[Activity]: Copy out, exactly and with nothing else, the stretch of lines that starts at the line containing "A piezometer shows" and finishes at the end of the data.

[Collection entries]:

-.-.-

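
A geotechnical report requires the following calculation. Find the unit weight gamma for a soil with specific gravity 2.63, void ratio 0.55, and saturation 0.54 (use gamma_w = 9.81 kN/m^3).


Result: 18.525 kN/m^3

Derivation:
Using gamma = gamma_w * (Gs + S*e) / (1 + e)
Numerator: Gs + S*e = 2.63 + 0.54*0.55 = 2.927
Denominator: 1 + e = 1 + 0.55 = 1.55
gamma = 9.81 * 2.927 / 1.55
gamma = 18.525 kN/m^3


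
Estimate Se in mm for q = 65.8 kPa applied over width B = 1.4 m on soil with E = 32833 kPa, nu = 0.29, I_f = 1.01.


Using Se = q * B * (1 - nu^2) * I_f / E
1 - nu^2 = 1 - 0.29^2 = 0.9159
Se = 65.8 * 1.4 * 0.9159 * 1.01 / 32833
Se = 0.002595 m
Convert to mm: Se = 0.002595 * 1000 = 2.595 mm


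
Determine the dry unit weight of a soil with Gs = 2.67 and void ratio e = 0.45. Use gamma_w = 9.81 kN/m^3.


Using gamma_d = Gs * gamma_w / (1 + e)
gamma_d = 2.67 * 9.81 / (1 + 0.45)
gamma_d = 2.67 * 9.81 / 1.45
gamma_d = 18.064 kN/m^3


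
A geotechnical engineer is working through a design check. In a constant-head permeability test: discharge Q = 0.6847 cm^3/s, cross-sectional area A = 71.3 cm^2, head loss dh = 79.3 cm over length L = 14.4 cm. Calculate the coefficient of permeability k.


Result: 0.001744 cm/s

Derivation:
Compute hydraulic gradient:
i = dh / L = 79.3 / 14.4 = 5.50694
Then apply Darcy's law:
k = Q / (A * i)
k = 0.6847 / (71.3 * 5.50694)
k = 0.6847 / 392.645
k = 0.001744 cm/s


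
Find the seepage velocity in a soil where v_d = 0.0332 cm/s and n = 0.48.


Using v_s = v_d / n
v_s = 0.0332 / 0.48
v_s = 0.06917 cm/s


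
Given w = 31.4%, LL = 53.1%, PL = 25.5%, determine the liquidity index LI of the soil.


First compute the plasticity index:
PI = LL - PL = 53.1 - 25.5 = 27.6
Then compute the liquidity index:
LI = (w - PL) / PI
LI = (31.4 - 25.5) / 27.6
LI = 0.214


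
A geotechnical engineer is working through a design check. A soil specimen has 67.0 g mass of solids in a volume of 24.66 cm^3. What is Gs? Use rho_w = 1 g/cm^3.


Using Gs = m_s / (V_s * rho_w)
Since rho_w = 1 g/cm^3:
Gs = 67.0 / 24.66
Gs = 2.717


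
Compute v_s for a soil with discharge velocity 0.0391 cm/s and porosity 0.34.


Using v_s = v_d / n
v_s = 0.0391 / 0.34
v_s = 0.115 cm/s


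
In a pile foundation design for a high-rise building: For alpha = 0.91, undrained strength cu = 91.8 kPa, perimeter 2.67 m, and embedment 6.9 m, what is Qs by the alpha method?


Result: 1539.02 kN

Derivation:
Using Qs = alpha * cu * perimeter * L
Qs = 0.91 * 91.8 * 2.67 * 6.9
Qs = 1539.02 kN


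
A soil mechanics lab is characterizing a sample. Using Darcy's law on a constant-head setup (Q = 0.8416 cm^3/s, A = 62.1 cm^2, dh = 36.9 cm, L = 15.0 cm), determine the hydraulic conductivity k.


Result: 0.005509 cm/s

Derivation:
Compute hydraulic gradient:
i = dh / L = 36.9 / 15.0 = 2.46
Then apply Darcy's law:
k = Q / (A * i)
k = 0.8416 / (62.1 * 2.46)
k = 0.8416 / 152.766
k = 0.005509 cm/s


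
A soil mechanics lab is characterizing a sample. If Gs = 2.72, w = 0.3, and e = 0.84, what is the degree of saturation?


Using S = Gs * w / e
S = 2.72 * 0.3 / 0.84
S = 0.9714


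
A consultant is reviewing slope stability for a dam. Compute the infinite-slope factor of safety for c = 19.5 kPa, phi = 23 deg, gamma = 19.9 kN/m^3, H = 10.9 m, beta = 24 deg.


Result: 1.195

Derivation:
Using Fs = c / (gamma*H*sin(beta)*cos(beta)) + tan(phi)/tan(beta)
Cohesion contribution = 19.5 / (19.9*10.9*sin(24)*cos(24))
Cohesion contribution = 0.241942
Friction contribution = tan(23)/tan(24) = 0.953386
Fs = 0.241942 + 0.953386
Fs = 1.195


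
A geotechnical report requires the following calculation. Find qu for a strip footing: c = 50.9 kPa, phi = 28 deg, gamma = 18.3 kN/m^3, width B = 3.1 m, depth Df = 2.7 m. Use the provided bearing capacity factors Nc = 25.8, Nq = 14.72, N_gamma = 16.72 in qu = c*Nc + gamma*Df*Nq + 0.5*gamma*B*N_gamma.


Compute qu = c*Nc + gamma*Df*Nq + 0.5*gamma*B*N_gamma
Term 1: 50.9 * 25.8 = 1313.22
Term 2: 18.3 * 2.7 * 14.72 = 727.3152
Term 3: 0.5 * 18.3 * 3.1 * 16.72 = 474.2628
qu = 1313.22 + 727.3152 + 474.2628
qu = 2514.8 kPa


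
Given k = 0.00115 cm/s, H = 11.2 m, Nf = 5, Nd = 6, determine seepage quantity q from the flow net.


Convert k to m/s for unit consistency with H:
k = 0.00115 cm/s = 0.00115 / 100 m/s = 1.15e-05 m/s
Using q = k * H * Nf / Nd
Nf / Nd = 5 / 6 = 0.8333
q = 1.15e-05 * 11.2 * 0.8333
q = 0.0001073 m^3/s per m


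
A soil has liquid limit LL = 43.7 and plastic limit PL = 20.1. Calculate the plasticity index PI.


Result: 23.6

Derivation:
Using PI = LL - PL
PI = 43.7 - 20.1
PI = 23.6


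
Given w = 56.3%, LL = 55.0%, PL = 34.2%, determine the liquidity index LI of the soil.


Result: 1.062

Derivation:
First compute the plasticity index:
PI = LL - PL = 55.0 - 34.2 = 20.8
Then compute the liquidity index:
LI = (w - PL) / PI
LI = (56.3 - 34.2) / 20.8
LI = 1.062


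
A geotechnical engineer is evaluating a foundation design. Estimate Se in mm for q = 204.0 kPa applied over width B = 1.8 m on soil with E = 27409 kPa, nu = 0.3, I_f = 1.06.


Result: 12.923 mm

Derivation:
Using Se = q * B * (1 - nu^2) * I_f / E
1 - nu^2 = 1 - 0.3^2 = 0.91
Se = 204.0 * 1.8 * 0.91 * 1.06 / 27409
Se = 0.012923 m
Convert to mm: Se = 0.012923 * 1000 = 12.923 mm


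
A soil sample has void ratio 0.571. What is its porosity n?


Using the relation n = e / (1 + e)
n = 0.571 / (1 + 0.571)
n = 0.571 / 1.571
n = 0.3635


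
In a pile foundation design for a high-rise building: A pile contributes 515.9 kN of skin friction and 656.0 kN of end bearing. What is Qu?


Using Qu = Qf + Qb
Qu = 515.9 + 656.0
Qu = 1171.9 kN


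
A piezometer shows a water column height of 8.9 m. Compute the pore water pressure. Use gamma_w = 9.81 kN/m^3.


Result: 87.31 kPa

Derivation:
Using u = gamma_w * h_w
u = 9.81 * 8.9
u = 87.31 kPa


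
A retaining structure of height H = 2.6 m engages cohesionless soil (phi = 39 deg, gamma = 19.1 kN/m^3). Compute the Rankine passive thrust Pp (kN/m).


Compute passive earth pressure coefficient:
Kp = tan^2(45 + phi/2) = tan^2(64.5) = 4.395495
Compute passive force:
Pp = 0.5 * Kp * gamma * H^2
Pp = 0.5 * 4.395495 * 19.1 * 2.6^2
Pp = 283.76 kN/m


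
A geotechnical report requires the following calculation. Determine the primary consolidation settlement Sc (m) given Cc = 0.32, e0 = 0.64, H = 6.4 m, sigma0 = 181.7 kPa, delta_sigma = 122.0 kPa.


Using Sc = Cc * H / (1 + e0) * log10((sigma0 + delta_sigma) / sigma0)
Stress ratio = (181.7 + 122.0) / 181.7 = 1.67144
log10(1.67144) = 0.22309
Cc * H / (1 + e0) = 0.32 * 6.4 / (1 + 0.64) = 1.24878
Sc = 1.24878 * 0.22309
Sc = 0.2786 m


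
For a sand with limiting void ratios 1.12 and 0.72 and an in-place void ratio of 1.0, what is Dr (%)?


Using Dr = (e_max - e) / (e_max - e_min) * 100
e_max - e = 1.12 - 1.0 = 0.12
e_max - e_min = 1.12 - 0.72 = 0.4
Dr = 0.12 / 0.4 * 100
Dr = 30.0 %


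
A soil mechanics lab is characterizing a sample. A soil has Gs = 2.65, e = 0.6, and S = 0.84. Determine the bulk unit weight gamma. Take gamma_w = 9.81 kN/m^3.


Using gamma = gamma_w * (Gs + S*e) / (1 + e)
Numerator: Gs + S*e = 2.65 + 0.84*0.6 = 3.154
Denominator: 1 + e = 1 + 0.6 = 1.6
gamma = 9.81 * 3.154 / 1.6
gamma = 19.338 kN/m^3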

-.-.-

[Completed exercise]:
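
A piezometer shows a water column height of 8.9 m. Compute the pore water pressure. Use gamma_w = 9.81 kN/m^3.


Result: 87.31 kPa

Derivation:
Using u = gamma_w * h_w
u = 9.81 * 8.9
u = 87.31 kPa


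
A retaining structure of height H = 2.6 m engages cohesionless soil (phi = 39 deg, gamma = 19.1 kN/m^3). Compute the Rankine passive thrust Pp (kN/m).


Compute passive earth pressure coefficient:
Kp = tan^2(45 + phi/2) = tan^2(64.5) = 4.395495
Compute passive force:
Pp = 0.5 * Kp * gamma * H^2
Pp = 0.5 * 4.395495 * 19.1 * 2.6^2
Pp = 283.76 kN/m


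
A geotechnical report requires the following calculation. Determine the primary consolidation settlement Sc (m) given Cc = 0.32, e0 = 0.64, H = 6.4 m, sigma0 = 181.7 kPa, delta_sigma = 122.0 kPa.


Using Sc = Cc * H / (1 + e0) * log10((sigma0 + delta_sigma) / sigma0)
Stress ratio = (181.7 + 122.0) / 181.7 = 1.67144
log10(1.67144) = 0.22309
Cc * H / (1 + e0) = 0.32 * 6.4 / (1 + 0.64) = 1.24878
Sc = 1.24878 * 0.22309
Sc = 0.2786 m


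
For a sand with limiting void ratios 1.12 and 0.72 and an in-place void ratio of 1.0, what is Dr (%)?


Using Dr = (e_max - e) / (e_max - e_min) * 100
e_max - e = 1.12 - 1.0 = 0.12
e_max - e_min = 1.12 - 0.72 = 0.4
Dr = 0.12 / 0.4 * 100
Dr = 30.0 %


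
A soil mechanics lab is characterizing a sample. A soil has Gs = 2.65, e = 0.6, and S = 0.84. Determine the bulk unit weight gamma. Take gamma_w = 9.81 kN/m^3.


Using gamma = gamma_w * (Gs + S*e) / (1 + e)
Numerator: Gs + S*e = 2.65 + 0.84*0.6 = 3.154
Denominator: 1 + e = 1 + 0.6 = 1.6
gamma = 9.81 * 3.154 / 1.6
gamma = 19.338 kN/m^3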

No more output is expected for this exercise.